WHAT IS EXPECTED: Down to the last character, transcribe every record.

(Collected data)
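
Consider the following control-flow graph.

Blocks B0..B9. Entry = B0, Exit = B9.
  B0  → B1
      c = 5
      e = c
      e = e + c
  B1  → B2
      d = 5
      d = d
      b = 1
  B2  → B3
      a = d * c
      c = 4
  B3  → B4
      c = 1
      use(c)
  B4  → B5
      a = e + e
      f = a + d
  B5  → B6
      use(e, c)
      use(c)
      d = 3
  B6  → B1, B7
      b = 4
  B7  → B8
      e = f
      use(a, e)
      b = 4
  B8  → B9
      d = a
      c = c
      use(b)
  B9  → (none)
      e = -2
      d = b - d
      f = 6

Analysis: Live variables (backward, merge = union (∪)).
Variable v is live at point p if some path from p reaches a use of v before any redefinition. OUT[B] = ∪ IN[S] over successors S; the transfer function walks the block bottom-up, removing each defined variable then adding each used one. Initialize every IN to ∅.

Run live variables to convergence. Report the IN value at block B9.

Fixpoint table:
  B0:   IN={}   OUT={c, e}
  B1:   IN={c, e}   OUT={c, d, e}
  B2:   IN={c, d, e}   OUT={d, e}
  B3:   IN={d, e}   OUT={c, d, e}
  B4:   IN={c, d, e}   OUT={a, c, e, f}
  B5:   IN={a, c, e, f}   OUT={a, c, e, f}
  B6:   IN={a, c, e, f}   OUT={a, c, e, f}
  B7:   IN={a, c, f}   OUT={a, b, c}
  B8:   IN={a, b, c}   OUT={b, d}
  B9:   IN={b, d}   OUT={}

B9 is the boundary node: OUT[B9] = {}
Applying B9's transfer function to that OUT value gives IN[B9] (row B9 above).

Answer: {b, d}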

SOLVED PROBLEM:
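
Consider the following control-flow graph.

Blocks B0..B9. Entry = B0, Exit = B9.
  B0  → B1
      c = 5
      e = c
      e = e + c
  B1  → B2
      d = 5
      d = d
      b = 1
  B2  → B3
      a = d * c
      c = 4
  B3  → B4
      c = 1
      use(c)
  B4  → B5
      a = e + e
      f = a + d
  B5  → B6
      use(e, c)
      use(c)
      d = 3
  B6  → B1, B7
      b = 4
  B7  → B8
      e = f
      use(a, e)
      b = 4
  B8  → B9
      d = a
      c = c
      use(b)
  B9  → (none)
      e = -2
      d = b - d
      f = 6

Analysis: Live variables (backward, merge = union (∪)).
Variable v is live at point p if some path from p reaches a use of v before any redefinition. OUT[B] = ∪ IN[S] over successors S; the transfer function walks the block bottom-up, removing each defined variable then adding each used one. Initialize every IN to ∅.

Run live variables to convergence. Report the IN value at block B9.

Fixpoint table:
  B0:   IN={}   OUT={c, e}
  B1:   IN={c, e}   OUT={c, d, e}
  B2:   IN={c, d, e}   OUT={d, e}
  B3:   IN={d, e}   OUT={c, d, e}
  B4:   IN={c, d, e}   OUT={a, c, e, f}
  B5:   IN={a, c, e, f}   OUT={a, c, e, f}
  B6:   IN={a, c, e, f}   OUT={a, c, e, f}
  B7:   IN={a, c, f}   OUT={a, b, c}
  B8:   IN={a, b, c}   OUT={b, d}
  B9:   IN={b, d}   OUT={}

B9 is the boundary node: OUT[B9] = {}
Applying B9's transfer function to that OUT value gives IN[B9] (row B9 above).

Answer: {b, d}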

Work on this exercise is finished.